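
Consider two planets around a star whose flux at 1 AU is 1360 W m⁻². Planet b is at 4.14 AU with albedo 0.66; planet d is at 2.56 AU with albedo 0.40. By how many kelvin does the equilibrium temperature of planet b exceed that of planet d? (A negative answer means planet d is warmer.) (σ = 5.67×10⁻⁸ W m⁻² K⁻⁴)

T_eq = [S₀(1−A)/(4σd²)]^(1/4), so T ∝ (1−A)^(1/4) / √d.
T₁ = [1360×0.34/(4×5.67×10⁻⁸×4.14²)]^(1/4) = 104.43 K.
T₂ = [1360×0.60/(4×5.67×10⁻⁸×2.56²)]^(1/4) = 153.07 K.

ΔT ≈ -48.6 K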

Problem to work on:
Including any blank lines, repeat the data exactly.

Written response:
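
Consider two planets around a star whose flux at 1 AU is 1360 W m⁻². Planet b is at 4.14 AU with albedo 0.66; planet d is at 2.56 AU with albedo 0.40. By how many kelvin does the equilibrium temperature of planet b exceed that of planet d? (A negative answer means planet d is warmer.) (σ = 5.67×10⁻⁸ W m⁻² K⁻⁴)

T_eq = [S₀(1−A)/(4σd²)]^(1/4), so T ∝ (1−A)^(1/4) / √d.
T₁ = [1360×0.34/(4×5.67×10⁻⁸×4.14²)]^(1/4) = 104.43 K.
T₂ = [1360×0.60/(4×5.67×10⁻⁸×2.56²)]^(1/4) = 153.07 K.

ΔT ≈ -48.6 K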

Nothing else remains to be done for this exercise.